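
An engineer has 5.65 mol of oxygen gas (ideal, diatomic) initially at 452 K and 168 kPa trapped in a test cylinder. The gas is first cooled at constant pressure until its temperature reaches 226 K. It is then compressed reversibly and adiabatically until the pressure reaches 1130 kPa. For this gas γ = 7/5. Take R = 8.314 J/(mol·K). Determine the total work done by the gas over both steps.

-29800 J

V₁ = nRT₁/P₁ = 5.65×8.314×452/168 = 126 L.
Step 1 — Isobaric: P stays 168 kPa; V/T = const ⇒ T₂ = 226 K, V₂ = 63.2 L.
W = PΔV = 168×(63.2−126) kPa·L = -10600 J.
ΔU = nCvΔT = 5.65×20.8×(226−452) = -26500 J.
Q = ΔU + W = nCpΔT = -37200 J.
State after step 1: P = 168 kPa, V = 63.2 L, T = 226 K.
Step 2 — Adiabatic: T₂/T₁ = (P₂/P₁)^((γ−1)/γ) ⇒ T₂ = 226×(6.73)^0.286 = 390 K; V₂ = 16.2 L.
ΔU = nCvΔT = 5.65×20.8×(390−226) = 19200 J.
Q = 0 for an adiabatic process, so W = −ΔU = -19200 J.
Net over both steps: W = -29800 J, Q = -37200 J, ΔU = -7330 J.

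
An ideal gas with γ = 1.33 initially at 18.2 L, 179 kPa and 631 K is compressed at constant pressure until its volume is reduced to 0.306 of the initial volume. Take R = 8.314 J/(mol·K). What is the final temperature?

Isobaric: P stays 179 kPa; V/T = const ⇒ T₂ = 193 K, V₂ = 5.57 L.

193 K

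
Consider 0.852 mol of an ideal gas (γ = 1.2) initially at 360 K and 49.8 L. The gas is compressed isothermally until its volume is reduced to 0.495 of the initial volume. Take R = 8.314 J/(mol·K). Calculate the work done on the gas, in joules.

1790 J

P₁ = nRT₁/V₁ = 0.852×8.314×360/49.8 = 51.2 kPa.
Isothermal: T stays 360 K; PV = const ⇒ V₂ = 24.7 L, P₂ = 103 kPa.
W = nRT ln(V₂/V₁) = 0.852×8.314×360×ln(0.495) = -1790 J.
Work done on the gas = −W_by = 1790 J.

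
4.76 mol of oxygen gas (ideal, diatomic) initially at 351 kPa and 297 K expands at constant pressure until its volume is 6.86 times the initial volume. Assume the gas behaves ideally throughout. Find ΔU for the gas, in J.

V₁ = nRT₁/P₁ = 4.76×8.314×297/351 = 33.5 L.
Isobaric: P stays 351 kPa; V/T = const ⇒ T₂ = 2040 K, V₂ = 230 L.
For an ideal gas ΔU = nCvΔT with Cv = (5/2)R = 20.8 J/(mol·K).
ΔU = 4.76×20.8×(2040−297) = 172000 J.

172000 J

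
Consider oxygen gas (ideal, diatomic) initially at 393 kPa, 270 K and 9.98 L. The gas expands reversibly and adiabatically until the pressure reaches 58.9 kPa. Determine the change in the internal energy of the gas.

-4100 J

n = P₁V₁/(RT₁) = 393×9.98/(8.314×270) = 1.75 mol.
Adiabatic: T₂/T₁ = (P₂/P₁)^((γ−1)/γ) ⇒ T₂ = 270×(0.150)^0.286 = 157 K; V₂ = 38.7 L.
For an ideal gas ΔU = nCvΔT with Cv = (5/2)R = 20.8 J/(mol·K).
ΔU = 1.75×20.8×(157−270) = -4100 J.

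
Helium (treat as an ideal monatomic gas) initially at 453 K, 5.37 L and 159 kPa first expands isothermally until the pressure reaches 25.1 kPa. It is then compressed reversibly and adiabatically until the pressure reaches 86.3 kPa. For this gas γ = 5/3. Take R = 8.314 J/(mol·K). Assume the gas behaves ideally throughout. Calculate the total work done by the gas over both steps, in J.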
...
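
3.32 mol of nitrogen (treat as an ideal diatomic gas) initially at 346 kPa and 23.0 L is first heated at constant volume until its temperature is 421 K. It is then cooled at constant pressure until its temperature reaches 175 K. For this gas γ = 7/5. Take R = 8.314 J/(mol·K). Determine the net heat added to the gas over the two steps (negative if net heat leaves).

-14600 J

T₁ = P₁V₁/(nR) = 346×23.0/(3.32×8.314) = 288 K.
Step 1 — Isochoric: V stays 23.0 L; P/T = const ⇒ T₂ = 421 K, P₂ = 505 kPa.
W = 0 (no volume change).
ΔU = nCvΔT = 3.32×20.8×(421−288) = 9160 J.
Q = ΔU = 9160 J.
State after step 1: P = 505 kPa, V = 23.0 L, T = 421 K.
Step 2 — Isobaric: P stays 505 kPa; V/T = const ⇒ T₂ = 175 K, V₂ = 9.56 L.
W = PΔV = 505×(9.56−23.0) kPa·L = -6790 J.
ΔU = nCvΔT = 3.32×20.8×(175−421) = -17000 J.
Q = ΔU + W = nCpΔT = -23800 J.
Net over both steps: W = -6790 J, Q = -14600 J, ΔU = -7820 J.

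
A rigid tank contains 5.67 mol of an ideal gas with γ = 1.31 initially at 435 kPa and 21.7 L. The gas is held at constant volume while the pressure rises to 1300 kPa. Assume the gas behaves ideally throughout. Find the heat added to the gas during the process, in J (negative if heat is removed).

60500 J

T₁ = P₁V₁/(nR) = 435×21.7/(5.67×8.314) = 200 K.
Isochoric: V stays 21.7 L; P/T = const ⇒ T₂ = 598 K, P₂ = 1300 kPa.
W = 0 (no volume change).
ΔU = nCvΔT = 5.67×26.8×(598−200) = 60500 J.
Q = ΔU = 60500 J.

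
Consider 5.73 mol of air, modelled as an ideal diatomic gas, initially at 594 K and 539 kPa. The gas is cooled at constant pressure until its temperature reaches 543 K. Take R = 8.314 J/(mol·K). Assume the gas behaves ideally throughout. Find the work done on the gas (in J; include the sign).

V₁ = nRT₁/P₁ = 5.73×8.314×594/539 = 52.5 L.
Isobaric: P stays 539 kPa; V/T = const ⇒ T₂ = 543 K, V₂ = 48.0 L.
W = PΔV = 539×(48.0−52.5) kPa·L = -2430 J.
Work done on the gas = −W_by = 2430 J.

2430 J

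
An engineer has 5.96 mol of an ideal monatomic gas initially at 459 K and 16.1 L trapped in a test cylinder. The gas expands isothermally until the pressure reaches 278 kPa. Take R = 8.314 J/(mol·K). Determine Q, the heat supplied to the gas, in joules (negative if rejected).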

- AIM OF THE TASK -
Copy range, inclusive: the line holding "Consider oxygen gas" to the line holding "Helium (treat as". Reproduce exactly those lines of the records above and no others.

- YOUR SOLUTION -
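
Consider oxygen gas (ideal, diatomic) initially at 393 kPa, 270 K and 9.98 L. The gas expands reversibly and adiabatically until the pressure reaches 58.9 kPa. Determine the change in the internal energy of the gas.

-4100 J

n = P₁V₁/(RT₁) = 393×9.98/(8.314×270) = 1.75 mol.
Adiabatic: T₂/T₁ = (P₂/P₁)^((γ−1)/γ) ⇒ T₂ = 270×(0.150)^0.286 = 157 K; V₂ = 38.7 L.
For an ideal gas ΔU = nCvΔT with Cv = (5/2)R = 20.8 J/(mol·K).
ΔU = 1.75×20.8×(157−270) = -4100 J.

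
Helium (treat as an ideal monatomic gas) initially at 453 K, 5.37 L and 159 kPa first expands isothermally until the pressure reaches 25.1 kPa. It is then compressed reversibly and adiabatically until the pressure reaches 86.3 kPa. For this gas γ = 5/3. Take R = 8.314 J/(mol·K). Assume the gas behaves ideally throughout. Calculate the total work done by the gas over both steps, in J.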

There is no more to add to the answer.